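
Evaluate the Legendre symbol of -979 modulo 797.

(-979/797)
  = (615/797)    [-979 ≡ 615 mod 797]
  = (797/615)    [QR: 797 ≡ 1 mod 4, sign kept]
  = (182/615)    [797 ≡ 182 mod 615]
  = (91/615)    [615 ≡ 7 mod 8 ⇒ (2/615) = +1]
  = -(615/91)    [QR: both ≡ 3 mod 4, sign flips]
  = -(69/91)    [615 ≡ 69 mod 91]
  = -(91/69)    [QR: 69 ≡ 1 mod 4, sign kept]
  = -(22/69)    [91 ≡ 22 mod 69]
  = (11/69)    [69 ≡ 5 mod 8 ⇒ (2/69) = -1]
  = (69/11)    [QR: 69 ≡ 1 mod 4, sign kept]
  = (3/11)    [69 ≡ 3 mod 11]
  = -(11/3)    [QR: both ≡ 3 mod 4, sign flips]
  = -(2/3)    [11 ≡ 2 mod 3]
  = (1/3)    [3 ≡ 3 mod 8 ⇒ (2/3) = -1]
  = 1    [(1/3) = 1]

1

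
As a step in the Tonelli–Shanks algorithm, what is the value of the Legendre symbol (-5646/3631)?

Reduce the numerator: -5646 ≡ 1616 (mod 3631), so (-5646/3631) = (1616/3631).
Factor out 2: 1616 = 2^4·101. Since 3631 ≡ 7 (mod 8), (2/3631) = +1, and (2/3631)^4 = +1. Now have (101/3631).
101 ≡ 1 (mod 4), so quadratic reciprocity gives (101/3631) = (3631/101). Reduce: 3631 ≡ 96 (mod 101). Now have (96/101).
Factor out 2: 96 = 2^5·3. Since 101 ≡ 5 (mod 8), (2/101) = -1, and (2/101)^5 = -1. Now have -(3/101).
101 ≡ 1 (mod 4), so quadratic reciprocity gives (3/101) = (101/3). Reduce: 101 ≡ 2 (mod 3). Now have -(2/3).
Factor out 2: 2 = 2. Since 3 ≡ 3 (mod 8), (2/3) = -1. Now have (1/3).
(1/3) = 1. Collecting the sign factors: 1.

1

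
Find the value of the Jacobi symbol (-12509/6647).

(-12509/6647)
  = (785/6647)    [-12509 ≡ 785 mod 6647]
  = (6647/785)    [QR: 785 ≡ 1 mod 4, sign kept]
  = (367/785)    [6647 ≡ 367 mod 785]
  = (785/367)    [QR: 785 ≡ 1 mod 4, sign kept]
  = (51/367)    [785 ≡ 51 mod 367]
  = -(367/51)    [QR: both ≡ 3 mod 4, sign flips]
  = -(10/51)    [367 ≡ 10 mod 51]
  = (5/51)    [51 ≡ 3 mod 8 ⇒ (2/51) = -1]
  = (51/5)    [QR: 5 ≡ 1 mod 4, sign kept]
  = (1/5)    [51 ≡ 1 mod 5]
  = 1    [(1/5) = 1]

1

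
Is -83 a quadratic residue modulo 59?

Reduce the numerator: -83 ≡ 35 (mod 59), so (-83|59) = (35|59).
Both 35 ≡ 3 and 59 ≡ 3 (mod 4), so reciprocity gives (35|59) = -(59|35). Reduce: 59 ≡ 24 (mod 35). Now have -(24|35).
Factor out 2: 24 = 2^3·3. Since 35 ≡ 3 (mod 8), (2|35) = -1, and (2|35)^3 = -1. Now have (3|35).
Both 3 ≡ 3 and 35 ≡ 3 (mod 4), so reciprocity gives (3|35) = -(35|3). Reduce: 35 ≡ 2 (mod 3). Now have -(2|3).
Factor out 2: 2 = 2. Since 3 ≡ 3 (mod 8), (2|3) = -1. Now have (1|3).
(1|3) = 1. Collecting the sign factors: 1.
(-83|59) = 1, and 59 is prime, so -83 is a quadratic residue mod 59.

yes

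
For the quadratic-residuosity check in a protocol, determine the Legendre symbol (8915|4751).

Reduce the numerator: 8915 ≡ 4164 (mod 4751), so (8915|4751) = (4164|4751).
Factor out 2: 4164 = 2^2·1041. Since 4751 ≡ 7 (mod 8), (2|4751) = +1, and (2|4751)^2 = +1. Now have (1041|4751).
1041 ≡ 1 (mod 4), so quadratic reciprocity gives (1041|4751) = (4751|1041). Reduce: 4751 ≡ 587 (mod 1041). Now have (587|1041).
1041 ≡ 1 (mod 4), so quadratic reciprocity gives (587|1041) = (1041|587). Reduce: 1041 ≡ 454 (mod 587). Now have (454|587).
Factor out 2: 454 = 2·227. Since 587 ≡ 3 (mod 8), (2|587) = -1. Now have -(227|587).
Both 227 ≡ 3 and 587 ≡ 3 (mod 4), so reciprocity gives (227|587) = -(587|227). Reduce: 587 ≡ 133 (mod 227). Now have (133|227).
133 ≡ 1 (mod 4), so quadratic reciprocity gives (133|227) = (227|133). Reduce: 227 ≡ 94 (mod 133). Now have (94|133).
Factor out 2: 94 = 2·47. Since 133 ≡ 5 (mod 8), (2|133) = -1. Now have -(47|133).
133 ≡ 1 (mod 4), so quadratic reciprocity gives (47|133) = (133|47). Reduce: 133 ≡ 39 (mod 47). Now have -(39|47).
Both 39 ≡ 3 and 47 ≡ 3 (mod 4), so reciprocity gives (39|47) = -(47|39). Reduce: 47 ≡ 8 (mod 39). Now have (8|39).
Factor out 2: 8 = 2^3. Since 39 ≡ 7 (mod 8), (2|39) = +1, and (2|39)^3 = +1. Now have (1|39).
(1|39) = 1. Collecting the sign factors: 1.

1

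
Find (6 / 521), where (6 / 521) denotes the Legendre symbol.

-1

(6 / 521)
  = (3 / 521)    [521 ≡ 1 mod 8 ⇒ (2 / 521) = +1]
  = (521 / 3)    [QR: 521 ≡ 1 mod 4, sign kept]
  = (2 / 3)    [521 ≡ 2 mod 3]
  = -(1 / 3)    [3 ≡ 3 mod 8 ⇒ (2 / 3) = -1]
  = -1    [(1 / 3) = 1]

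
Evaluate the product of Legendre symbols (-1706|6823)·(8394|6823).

-1

By multiplicativity, (-1706·8394|6823) = (-1706|6823)·(8394|6823).
First factor (-1706|6823):
Pull out -1: (-1706|6823) = (-1|6823)·(1706|6823). Since 6823 ≡ 3 (mod 4), (-1|6823) = -1. Now have -(1706|6823).
Factor out 2: 1706 = 2·853. Since 6823 ≡ 7 (mod 8), (2|6823) = +1. Now have -(853|6823).
853 ≡ 1 (mod 4), so quadratic reciprocity gives (853|6823) = (6823|853). Reduce: 6823 ≡ 852 (mod 853). Now have -(852|853).
Factor out 2: 852 = 2^2·213. Since 853 ≡ 5 (mod 8), (2|853) = -1, and (2|853)^2 = +1. Now have -(213|853).
213 ≡ 1 (mod 4), so quadratic reciprocity gives (213|853) = (853|213). Reduce: 853 ≡ 1 (mod 213). Now have -(1|213).
(1|213) = 1. Collecting the sign factors: -1.
Second factor (8394|6823):
Reduce the numerator: 8394 ≡ 1571 (mod 6823), so (8394|6823) = (1571|6823).
Both 1571 ≡ 3 and 6823 ≡ 3 (mod 4), so reciprocity gives (1571|6823) = -(6823|1571). Reduce: 6823 ≡ 539 (mod 1571). Now have -(539|1571).
Both 539 ≡ 3 and 1571 ≡ 3 (mod 4), so reciprocity gives (539|1571) = -(1571|539). Reduce: 1571 ≡ 493 (mod 539). Now have (493|539).
493 ≡ 1 (mod 4), so quadratic reciprocity gives (493|539) = (539|493). Reduce: 539 ≡ 46 (mod 493). Now have (46|493).
Factor out 2: 46 = 2·23. Since 493 ≡ 5 (mod 8), (2|493) = -1. Now have -(23|493).
493 ≡ 1 (mod 4), so quadratic reciprocity gives (23|493) = (493|23). Reduce: 493 ≡ 10 (mod 23). Now have -(10|23).
Factor out 2: 10 = 2·5. Since 23 ≡ 7 (mod 8), (2|23) = +1. Now have -(5|23).
5 ≡ 1 (mod 4), so quadratic reciprocity gives (5|23) = (23|5). Reduce: 23 ≡ 3 (mod 5). Now have -(3|5).
5 ≡ 1 (mod 4), so quadratic reciprocity gives (3|5) = (5|3). Reduce: 5 ≡ 2 (mod 3). Now have -(2|3).
Factor out 2: 2 = 2. Since 3 ≡ 3 (mod 8), (2|3) = -1. Now have (1|3).
(1|3) = 1. Collecting the sign factors: 1.
Product: (-1)·(1) = -1.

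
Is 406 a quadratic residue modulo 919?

no

Factor out 2: 406 = 2·203. Since 919 ≡ 7 (mod 8), (2/919) = +1. Now have (203/919).
Both 203 ≡ 3 and 919 ≡ 3 (mod 4), so reciprocity gives (203/919) = -(919/203). Reduce: 919 ≡ 107 (mod 203). Now have -(107/203).
Both 107 ≡ 3 and 203 ≡ 3 (mod 4), so reciprocity gives (107/203) = -(203/107). Reduce: 203 ≡ 96 (mod 107). Now have (96/107).
Factor out 2: 96 = 2^5·3. Since 107 ≡ 3 (mod 8), (2/107) = -1, and (2/107)^5 = -1. Now have -(3/107).
Both 3 ≡ 3 and 107 ≡ 3 (mod 4), so reciprocity gives (3/107) = -(107/3). Reduce: 107 ≡ 2 (mod 3). Now have (2/3).
Factor out 2: 2 = 2. Since 3 ≡ 3 (mod 8), (2/3) = -1. Now have -(1/3).
(1/3) = 1. Collecting the sign factors: -1.
(406/919) = -1, and 919 is prime, so 406 is not a quadratic residue mod 919.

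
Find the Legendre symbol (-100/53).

(-100/53)
  = (6/53)    [-100 ≡ 6 mod 53]
  = -(3/53)    [53 ≡ 5 mod 8 ⇒ (2/53) = -1]
  = -(53/3)    [QR: 53 ≡ 1 mod 4, sign kept]
  = -(2/3)    [53 ≡ 2 mod 3]
  = (1/3)    [3 ≡ 3 mod 8 ⇒ (2/3) = -1]
  = 1    [(1/3) = 1]

1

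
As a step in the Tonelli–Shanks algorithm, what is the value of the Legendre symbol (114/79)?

Reduce the numerator: 114 ≡ 35 (mod 79), so (114/79) = (35/79).
Both 35 ≡ 3 and 79 ≡ 3 (mod 4), so reciprocity gives (35/79) = -(79/35). Reduce: 79 ≡ 9 (mod 35). Now have -(9/35).
9 ≡ 1 (mod 4), so quadratic reciprocity gives (9/35) = (35/9). Reduce: 35 ≡ 8 (mod 9). Now have -(8/9).
Factor out 2: 8 = 2^3. Since 9 ≡ 1 (mod 8), (2/9) = +1, and (2/9)^3 = +1. Now have -(1/9).
(1/9) = 1. Collecting the sign factors: -1.

-1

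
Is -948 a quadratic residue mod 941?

no

Pull out -1: (-948/941) = (-1/941)·(948/941). Since 941 ≡ 1 (mod 4), (-1/941) = +1. Now have (948/941).
Reduce the numerator: 948 ≡ 7 (mod 941), so (948/941) = (7/941).
941 ≡ 1 (mod 4), so quadratic reciprocity gives (7/941) = (941/7). Reduce: 941 ≡ 3 (mod 7). Now have (3/7).
Both 3 ≡ 3 and 7 ≡ 3 (mod 4), so reciprocity gives (3/7) = -(7/3). Reduce: 7 ≡ 1 (mod 3). Now have -(1/3).
(1/3) = 1. Collecting the sign factors: -1.
The Legendre symbol is -1, so x^2 ≡ -948 (mod 941) has no solution.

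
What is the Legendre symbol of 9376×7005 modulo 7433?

1

By multiplicativity, (9376·7005/7433) = (9376/7433)·(7005/7433).
First factor (9376/7433):
Reduce the numerator: 9376 ≡ 1943 (mod 7433), so (9376/7433) = (1943/7433).
7433 ≡ 1 (mod 4), so quadratic reciprocity gives (1943/7433) = (7433/1943). Reduce: 7433 ≡ 1604 (mod 1943). Now have (1604/1943).
Factor out 2: 1604 = 2^2·401. Since 1943 ≡ 7 (mod 8), (2/1943) = +1, and (2/1943)^2 = +1. Now have (401/1943).
401 ≡ 1 (mod 4), so quadratic reciprocity gives (401/1943) = (1943/401). Reduce: 1943 ≡ 339 (mod 401). Now have (339/401).
401 ≡ 1 (mod 4), so quadratic reciprocity gives (339/401) = (401/339). Reduce: 401 ≡ 62 (mod 339). Now have (62/339).
Factor out 2: 62 = 2·31. Since 339 ≡ 3 (mod 8), (2/339) = -1. Now have -(31/339).
Both 31 ≡ 3 and 339 ≡ 3 (mod 4), so reciprocity gives (31/339) = -(339/31). Reduce: 339 ≡ 29 (mod 31). Now have (29/31).
29 ≡ 1 (mod 4), so quadratic reciprocity gives (29/31) = (31/29). Reduce: 31 ≡ 2 (mod 29). Now have (2/29).
Factor out 2: 2 = 2. Since 29 ≡ 5 (mod 8), (2/29) = -1. Now have -(1/29).
(1/29) = 1. Collecting the sign factors: -1.
Second factor (7005/7433):
7005 ≡ 1 (mod 4), so quadratic reciprocity gives (7005/7433) = (7433/7005). Reduce: 7433 ≡ 428 (mod 7005). Now have (428/7005).
Factor out 2: 428 = 2^2·107. Since 7005 ≡ 5 (mod 8), (2/7005) = -1, and (2/7005)^2 = +1. Now have (107/7005).
7005 ≡ 1 (mod 4), so quadratic reciprocity gives (107/7005) = (7005/107). Reduce: 7005 ≡ 50 (mod 107). Now have (50/107).
Factor out 2: 50 = 2·25. Since 107 ≡ 3 (mod 8), (2/107) = -1. Now have -(25/107).
25 ≡ 1 (mod 4), so quadratic reciprocity gives (25/107) = (107/25). Reduce: 107 ≡ 7 (mod 25). Now have -(7/25).
25 ≡ 1 (mod 4), so quadratic reciprocity gives (7/25) = (25/7). Reduce: 25 ≡ 4 (mod 7). Now have -(4/7).
Factor out 2: 4 = 2^2. Since 7 ≡ 7 (mod 8), (2/7) = +1, and (2/7)^2 = +1. Now have -(1/7).
(1/7) = 1. Collecting the sign factors: -1.
Product: (-1)·(-1) = 1.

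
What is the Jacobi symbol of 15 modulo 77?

1

77 ≡ 1 (mod 4), so quadratic reciprocity gives (15|77) = (77|15). Reduce: 77 ≡ 2 (mod 15). Now have (2|15).
Factor out 2: 2 = 2. Since 15 ≡ 7 (mod 8), (2|15) = +1. Now have (1|15).
(1|15) = 1. Collecting the sign factors: 1.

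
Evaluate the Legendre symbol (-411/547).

Reduce the numerator: -411 ≡ 136 (mod 547), so (-411/547) = (136/547).
Factor out 2: 136 = 2^3·17. Since 547 ≡ 3 (mod 8), (2/547) = -1, and (2/547)^3 = -1. Now have -(17/547).
17 ≡ 1 (mod 4), so quadratic reciprocity gives (17/547) = (547/17). Reduce: 547 ≡ 3 (mod 17). Now have -(3/17).
17 ≡ 1 (mod 4), so quadratic reciprocity gives (3/17) = (17/3). Reduce: 17 ≡ 2 (mod 3). Now have -(2/3).
Factor out 2: 2 = 2. Since 3 ≡ 3 (mod 8), (2/3) = -1. Now have (1/3).
(1/3) = 1. Collecting the sign factors: 1.

1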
= = = =
WORK INSTRUCTION: Look for the string "Shanks" in the records, and copy every line where it is found.

RESULT:
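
As a step in the Tonelli–Shanks algorithm, what is the value of the Legendre symbol (-5646/3631)?
As a step in the Tonelli–Shanks algorithm, what is the value of the Legendre symbol (114/79)?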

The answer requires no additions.